(WHAT THE TASK ASKS):
From the data that follows, report the number of lines including "survivorship", and only that number.
=-=-=-=-=
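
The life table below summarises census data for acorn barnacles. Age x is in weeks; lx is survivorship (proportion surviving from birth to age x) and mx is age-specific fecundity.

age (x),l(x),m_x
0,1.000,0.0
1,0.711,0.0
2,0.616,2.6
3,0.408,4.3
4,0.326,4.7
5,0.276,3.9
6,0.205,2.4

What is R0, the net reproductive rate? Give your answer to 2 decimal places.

lx·mx by age: 0, 0, 1.6016, 1.7544, 1.5322, 1.0764, 0.492
R0 = Σ lx·mx = 6.4566 → 6.46

6.46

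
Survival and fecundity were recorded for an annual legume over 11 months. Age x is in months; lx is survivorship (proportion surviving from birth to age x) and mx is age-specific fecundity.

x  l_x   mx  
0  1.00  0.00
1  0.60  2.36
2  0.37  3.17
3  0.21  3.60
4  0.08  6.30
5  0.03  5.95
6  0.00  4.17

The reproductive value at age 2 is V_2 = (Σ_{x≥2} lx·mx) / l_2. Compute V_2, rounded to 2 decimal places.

lx·mx for x ≥ 2: 1.1729, 0.756, 0.504, 0.1785, 0 → sum = 2.6114
V_2 = 2.6114 / l_2 = 2.6114 / 0.37 = 7.057838… → 7.06

7.06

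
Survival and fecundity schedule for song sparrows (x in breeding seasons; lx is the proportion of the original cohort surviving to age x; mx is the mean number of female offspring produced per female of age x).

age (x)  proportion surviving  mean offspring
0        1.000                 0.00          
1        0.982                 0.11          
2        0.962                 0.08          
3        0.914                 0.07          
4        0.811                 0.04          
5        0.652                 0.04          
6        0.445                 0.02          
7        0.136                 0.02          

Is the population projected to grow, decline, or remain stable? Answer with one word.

R0 = Σ lx·mx = 0 + 0.10802 + 0.07696 + 0.06398 + 0.03244 + 0.02608 + 0.0089 + 0.00272 = 0.3191
R0 < 1, so the population is declining.

declining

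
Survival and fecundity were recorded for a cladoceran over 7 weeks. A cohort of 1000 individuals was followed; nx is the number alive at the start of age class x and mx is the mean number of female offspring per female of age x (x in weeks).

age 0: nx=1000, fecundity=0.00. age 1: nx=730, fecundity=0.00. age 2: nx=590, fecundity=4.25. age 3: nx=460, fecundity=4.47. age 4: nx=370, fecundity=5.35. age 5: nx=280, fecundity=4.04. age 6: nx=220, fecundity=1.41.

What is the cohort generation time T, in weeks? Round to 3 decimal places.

3.334

lx = nx/n0 = nx/1000: 1, 0.73, 0.59, 0.46, 0.37, 0.28, 0.22
lx·mx: 0, 0, 2.5075, 2.0562, 1.9795, 1.1312, 0.3102 → R0 = 7.9846
x·lx·mx: 0, 0, 5.015, 6.1686, 7.918, 5.656, 1.8612 → Σ = 26.6188
T = 26.6188 / 7.9846 = 3.333768… → 3.334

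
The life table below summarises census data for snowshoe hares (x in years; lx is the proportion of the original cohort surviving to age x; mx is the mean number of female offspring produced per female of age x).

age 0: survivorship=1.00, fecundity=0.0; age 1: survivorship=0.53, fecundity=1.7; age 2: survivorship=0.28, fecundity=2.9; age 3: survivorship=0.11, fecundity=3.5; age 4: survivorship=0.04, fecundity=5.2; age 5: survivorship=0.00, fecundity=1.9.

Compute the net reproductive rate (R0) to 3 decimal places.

lx·mx by age: 0, 0.901, 0.812, 0.385, 0.208, 0
R0 = Σ lx·mx = 2.306 → 2.306

2.306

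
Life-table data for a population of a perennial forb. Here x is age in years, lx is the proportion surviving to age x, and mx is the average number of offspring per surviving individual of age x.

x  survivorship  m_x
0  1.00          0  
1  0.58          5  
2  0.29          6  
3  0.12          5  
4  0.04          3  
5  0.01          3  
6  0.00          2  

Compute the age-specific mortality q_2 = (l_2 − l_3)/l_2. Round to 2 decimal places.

0.59

q_2 = (l_2 − l_3) / l_2 = (0.29 − 0.12) / 0.29
     = 0.17 / 0.29 = 0.586207… → 0.59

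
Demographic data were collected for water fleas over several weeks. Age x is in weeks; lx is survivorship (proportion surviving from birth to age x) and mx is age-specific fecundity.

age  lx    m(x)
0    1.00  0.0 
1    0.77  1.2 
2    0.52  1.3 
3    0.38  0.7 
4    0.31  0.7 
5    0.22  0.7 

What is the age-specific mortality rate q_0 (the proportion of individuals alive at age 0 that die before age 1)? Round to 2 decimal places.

0.23

q_0 = (l_0 − l_1) / l_0 = (1 − 0.77) / 1
     = 0.23 / 1 = 0.23 → 0.23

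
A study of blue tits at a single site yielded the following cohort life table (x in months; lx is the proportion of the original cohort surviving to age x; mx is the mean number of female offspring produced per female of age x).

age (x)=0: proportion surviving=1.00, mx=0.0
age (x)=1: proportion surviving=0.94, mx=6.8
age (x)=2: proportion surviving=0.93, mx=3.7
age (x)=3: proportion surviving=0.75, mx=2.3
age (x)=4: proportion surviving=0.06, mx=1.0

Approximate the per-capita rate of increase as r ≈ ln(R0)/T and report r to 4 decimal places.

1.5246

R0 = Σ lx·mx = 0 + 6.392 + 3.441 + 1.725 + 0.06 = 11.618
Σ x·lx·mx = 18.689; T = 18.689/11.618 = 1.60862…
r ≈ ln(R0)/T = ln(11.618)/1.60862… = 1.524629… → 1.5246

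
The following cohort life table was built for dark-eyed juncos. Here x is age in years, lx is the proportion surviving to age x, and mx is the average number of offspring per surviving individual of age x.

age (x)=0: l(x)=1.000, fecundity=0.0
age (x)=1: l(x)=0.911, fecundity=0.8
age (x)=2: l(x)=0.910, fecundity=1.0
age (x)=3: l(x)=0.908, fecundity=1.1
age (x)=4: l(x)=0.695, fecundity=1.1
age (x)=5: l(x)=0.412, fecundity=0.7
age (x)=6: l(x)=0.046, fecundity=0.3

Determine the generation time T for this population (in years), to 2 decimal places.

2.73

lx·mx: 0, 0.7288, 0.91, 0.9988, 0.7645, 0.2884, 0.0138 → R0 = 3.7043
x·lx·mx: 0, 0.7288, 1.82, 2.9964, 3.058, 1.442, 0.0828 → Σ = 10.128
T = 10.128 / 3.7043 = 2.73412… → 2.73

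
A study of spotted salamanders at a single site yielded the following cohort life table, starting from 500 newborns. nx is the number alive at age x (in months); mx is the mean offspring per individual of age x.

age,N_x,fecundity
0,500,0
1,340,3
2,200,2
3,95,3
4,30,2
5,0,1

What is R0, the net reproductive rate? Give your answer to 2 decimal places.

lx = nx/n0 = nx/500: 1, 0.68, 0.4, 0.19, 0.06, 0
lx·mx by age: 0, 2.04, 0.8, 0.57, 0.12, 0
R0 = Σ lx·mx = 3.53 → 3.53

3.53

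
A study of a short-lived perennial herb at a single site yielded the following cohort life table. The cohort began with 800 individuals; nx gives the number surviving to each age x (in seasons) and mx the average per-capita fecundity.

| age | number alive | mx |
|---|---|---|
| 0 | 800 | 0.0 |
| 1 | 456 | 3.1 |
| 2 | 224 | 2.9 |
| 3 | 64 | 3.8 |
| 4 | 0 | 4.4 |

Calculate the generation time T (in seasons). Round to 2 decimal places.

lx = nx/n0 = nx/800: 1, 0.57, 0.28, 0.08, 0
lx·mx: 0, 1.767, 0.812, 0.304, 0 → R0 = 2.883
x·lx·mx: 0, 1.767, 1.624, 0.912, 0 → Σ = 4.303
T = 4.303 / 2.883 = 1.492542… → 1.49

1.49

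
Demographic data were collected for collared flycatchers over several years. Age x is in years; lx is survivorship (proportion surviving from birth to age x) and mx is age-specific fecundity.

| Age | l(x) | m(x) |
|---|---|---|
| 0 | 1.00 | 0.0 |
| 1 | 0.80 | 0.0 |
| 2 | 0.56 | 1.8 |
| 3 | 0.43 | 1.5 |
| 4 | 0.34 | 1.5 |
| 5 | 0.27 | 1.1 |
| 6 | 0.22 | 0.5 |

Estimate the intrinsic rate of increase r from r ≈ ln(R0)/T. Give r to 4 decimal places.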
=-=-=-=-=
(SOLVED PROBLEM):
6